/---

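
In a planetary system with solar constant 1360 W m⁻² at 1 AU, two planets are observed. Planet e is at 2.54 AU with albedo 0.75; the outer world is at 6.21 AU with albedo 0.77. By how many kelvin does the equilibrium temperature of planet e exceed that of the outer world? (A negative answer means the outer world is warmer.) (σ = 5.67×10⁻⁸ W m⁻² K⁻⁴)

T_eq = [S₀(1−A)/(4σd²)]^(1/4), so T ∝ (1−A)^(1/4) / √d.
T₁ = [1360×0.25/(4×5.67×10⁻⁸×2.54²)]^(1/4) = 123.46 K.
T₂ = [1360×0.23/(4×5.67×10⁻⁸×6.21²)]^(1/4) = 77.33 K.

ΔT ≈ 46.1 K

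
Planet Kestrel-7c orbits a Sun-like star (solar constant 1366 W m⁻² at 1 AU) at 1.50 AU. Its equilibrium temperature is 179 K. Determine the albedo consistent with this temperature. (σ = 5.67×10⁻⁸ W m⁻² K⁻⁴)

A ≈ 0.62

Flux at 1.50 AU: S = 1366/1.50² = 607 W m⁻².
From T_eq⁴ = S(1−A)/(4σ): 1−A = 4σT_eq⁴/S.
1−A = 4 × 5.67×10⁻⁸ × (179)⁴ / 607 = 0.384.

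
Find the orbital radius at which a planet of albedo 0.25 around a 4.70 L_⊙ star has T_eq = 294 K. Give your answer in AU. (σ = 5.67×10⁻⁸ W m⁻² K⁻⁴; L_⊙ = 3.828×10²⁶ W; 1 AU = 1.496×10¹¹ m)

d ≈ 1.68 AU

L = 4.70 × 3.828×10²⁶ = 1.80×10²⁷ W.
From T_eq⁴ = L(1−A)/(16πσd²): d = √[L(1−A)/(16πσT_eq⁴)].
d = √[1.80×10²⁷ × 0.75 / (16π × 5.67×10⁻⁸ × (294)⁴)] = 2.52×10¹¹ m = 1.68 AU.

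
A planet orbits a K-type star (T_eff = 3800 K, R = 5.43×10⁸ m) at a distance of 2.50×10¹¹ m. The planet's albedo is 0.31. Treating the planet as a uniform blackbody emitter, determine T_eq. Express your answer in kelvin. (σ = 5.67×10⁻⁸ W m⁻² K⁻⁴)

T_eq ≈ 114 K

L = 4πR_⋆²σT_⋆⁴ = 4π(5.43×10⁸)² × 5.67×10⁻⁸ × (3800)⁴ = 4.38×10²⁵ W.
S = L/(4πd²) = 55.8 W m⁻².
Energy balance: absorbed = emitted ⇒ πR²·S(1−A) = 4πR²·σT_eq⁴, so T_eq⁴ = S(1−A)/(4σ).
T_eq = [55.8 × 0.69 / (4 × 5.67×10⁻⁸)]^(1/4) = (1.70×10⁸)^(1/4) = 114 K.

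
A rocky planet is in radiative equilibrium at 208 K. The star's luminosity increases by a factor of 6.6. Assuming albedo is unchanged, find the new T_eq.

T_eq ≈ 333 K

T_eq ∝ L^(1/4) · d^(−1/2).
T′ = 208 × 6.6^(1/4) = 333 K.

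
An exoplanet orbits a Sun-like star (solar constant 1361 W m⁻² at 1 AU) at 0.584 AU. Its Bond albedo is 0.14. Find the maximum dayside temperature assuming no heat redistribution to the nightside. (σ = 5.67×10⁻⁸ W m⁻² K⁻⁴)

Flux at 0.584 AU: S = 1361/0.584² = 3990 W m⁻².
With no redistribution each surface element balances locally: S(1−A) = σT⁴.
T = [3990 × 0.86 / 5.67×10⁻⁸]^(1/4) = (6.05×10¹⁰)^(1/4) = 496 K.

T_ss ≈ 496 K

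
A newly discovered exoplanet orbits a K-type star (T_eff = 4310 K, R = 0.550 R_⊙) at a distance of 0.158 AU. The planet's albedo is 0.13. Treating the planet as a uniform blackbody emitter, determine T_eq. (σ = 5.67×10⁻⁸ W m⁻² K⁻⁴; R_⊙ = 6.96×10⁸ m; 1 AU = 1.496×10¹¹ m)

R_⋆ = 0.550 × 6.96×10⁸ = 3.83×10⁸ m.
d = 0.158 AU = 2.36×10¹⁰ m.
L = 4πR_⋆²σT_⋆⁴ = 4π(3.83×10⁸)² × 5.67×10⁻⁸ × (4310)⁴ = 3.60×10²⁵ W.
S = L/(4πd²) = 5130 W m⁻².
Energy balance: absorbed = emitted ⇒ πR²·S(1−A) = 4πR²·σT_eq⁴, so T_eq⁴ = S(1−A)/(4σ).
T_eq = [5130 × 0.87 / (4 × 5.67×10⁻⁸)]^(1/4) = (1.97×10¹⁰)^(1/4) = 375 K.

T_eq ≈ 375 K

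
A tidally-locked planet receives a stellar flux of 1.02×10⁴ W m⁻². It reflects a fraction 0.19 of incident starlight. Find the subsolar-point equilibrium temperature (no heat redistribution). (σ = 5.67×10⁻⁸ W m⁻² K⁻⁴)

At the subsolar point the surface absorbs S(1−A) and emits σT⁴ per unit area — no factor of 4, since only the local patch is in balance.
T = [1.02×10⁴ × 0.81 / 5.67×10⁻⁸]^(1/4) = (1.46×10¹¹)^(1/4) = 618 K.

T_ss ≈ 618 K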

\---

* _Task_:
After the last line of the data, restate all the entries verbatim.

* _Your response_:
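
In a planetary system with solar constant 1360 W m⁻² at 1 AU, two planets are observed. Planet e is at 2.54 AU with albedo 0.75; the outer world is at 6.21 AU with albedo 0.77. By how many kelvin does the equilibrium temperature of planet e exceed that of the outer world? (A negative answer means the outer world is warmer.) (σ = 5.67×10⁻⁸ W m⁻² K⁻⁴)

T_eq = [S₀(1−A)/(4σd²)]^(1/4), so T ∝ (1−A)^(1/4) / √d.
T₁ = [1360×0.25/(4×5.67×10⁻⁸×2.54²)]^(1/4) = 123.46 K.
T₂ = [1360×0.23/(4×5.67×10⁻⁸×6.21²)]^(1/4) = 77.33 K.

ΔT ≈ 46.1 K

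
Planet Kestrel-7c orbits a Sun-like star (solar constant 1366 W m⁻² at 1 AU) at 1.50 AU. Its equilibrium temperature is 179 K. Determine the albedo consistent with this temperature. (σ = 5.67×10⁻⁸ W m⁻² K⁻⁴)

A ≈ 0.62

Flux at 1.50 AU: S = 1366/1.50² = 607 W m⁻².
From T_eq⁴ = S(1−A)/(4σ): 1−A = 4σT_eq⁴/S.
1−A = 4 × 5.67×10⁻⁸ × (179)⁴ / 607 = 0.384.

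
Find the orbital radius at which a planet of albedo 0.25 around a 4.70 L_⊙ star has T_eq = 294 K. Give your answer in AU. (σ = 5.67×10⁻⁸ W m⁻² K⁻⁴; L_⊙ = 3.828×10²⁶ W; 1 AU = 1.496×10¹¹ m)

d ≈ 1.68 AU

L = 4.70 × 3.828×10²⁶ = 1.80×10²⁷ W.
From T_eq⁴ = L(1−A)/(16πσd²): d = √[L(1−A)/(16πσT_eq⁴)].
d = √[1.80×10²⁷ × 0.75 / (16π × 5.67×10⁻⁸ × (294)⁴)] = 2.52×10¹¹ m = 1.68 AU.

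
A planet orbits a K-type star (T_eff = 3800 K, R = 5.43×10⁸ m) at a distance of 2.50×10¹¹ m. The planet's albedo is 0.31. Treating the planet as a uniform blackbody emitter, determine T_eq. Express your answer in kelvin. (σ = 5.67×10⁻⁸ W m⁻² K⁻⁴)

T_eq ≈ 114 K

L = 4πR_⋆²σT_⋆⁴ = 4π(5.43×10⁸)² × 5.67×10⁻⁸ × (3800)⁴ = 4.38×10²⁵ W.
S = L/(4πd²) = 55.8 W m⁻².
Energy balance: absorbed = emitted ⇒ πR²·S(1−A) = 4πR²·σT_eq⁴, so T_eq⁴ = S(1−A)/(4σ).
T_eq = [55.8 × 0.69 / (4 × 5.67×10⁻⁸)]^(1/4) = (1.70×10⁸)^(1/4) = 114 K.

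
A rocky planet is in radiative equilibrium at 208 K. The star's luminosity increases by a factor of 6.6. Assuming albedo is unchanged, find the new T_eq.

T_eq ≈ 333 K

T_eq ∝ L^(1/4) · d^(−1/2).
T′ = 208 × 6.6^(1/4) = 333 K.

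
An exoplanet orbits a Sun-like star (solar constant 1361 W m⁻² at 1 AU) at 0.584 AU. Its Bond albedo is 0.14. Find the maximum dayside temperature assuming no heat redistribution to the nightside. (σ = 5.67×10⁻⁸ W m⁻² K⁻⁴)

Flux at 0.584 AU: S = 1361/0.584² = 3990 W m⁻².
With no redistribution each surface element balances locally: S(1−A) = σT⁴.
T = [3990 × 0.86 / 5.67×10⁻⁸]^(1/4) = (6.05×10¹⁰)^(1/4) = 496 K.

T_ss ≈ 496 K

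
A newly discovered exoplanet orbits a K-type star (T_eff = 4310 K, R = 0.550 R_⊙) at a distance of 0.158 AU. The planet's albedo is 0.13. Treating the planet as a uniform blackbody emitter, determine T_eq. (σ = 5.67×10⁻⁸ W m⁻² K⁻⁴; R_⊙ = 6.96×10⁸ m; 1 AU = 1.496×10¹¹ m)

R_⋆ = 0.550 × 6.96×10⁸ = 3.83×10⁸ m.
d = 0.158 AU = 2.36×10¹⁰ m.
L = 4πR_⋆²σT_⋆⁴ = 4π(3.83×10⁸)² × 5.67×10⁻⁸ × (4310)⁴ = 3.60×10²⁵ W.
S = L/(4πd²) = 5130 W m⁻².
Energy balance: absorbed = emitted ⇒ πR²·S(1−A) = 4πR²·σT_eq⁴, so T_eq⁴ = S(1−A)/(4σ).
T_eq = [5130 × 0.87 / (4 × 5.67×10⁻⁸)]^(1/4) = (1.97×10¹⁰)^(1/4) = 375 K.

T_eq ≈ 375 K

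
A tidally-locked planet receives a stellar flux of 1.02×10⁴ W m⁻². It reflects a fraction 0.19 of incident starlight. Find the subsolar-point equilibrium temperature (no heat redistribution). (σ = 5.67×10⁻⁸ W m⁻² K⁻⁴)

At the subsolar point the surface absorbs S(1−A) and emits σT⁴ per unit area — no factor of 4, since only the local patch is in balance.
T = [1.02×10⁴ × 0.81 / 5.67×10⁻⁸]^(1/4) = (1.46×10¹¹)^(1/4) = 618 K.

T_ss ≈ 618 K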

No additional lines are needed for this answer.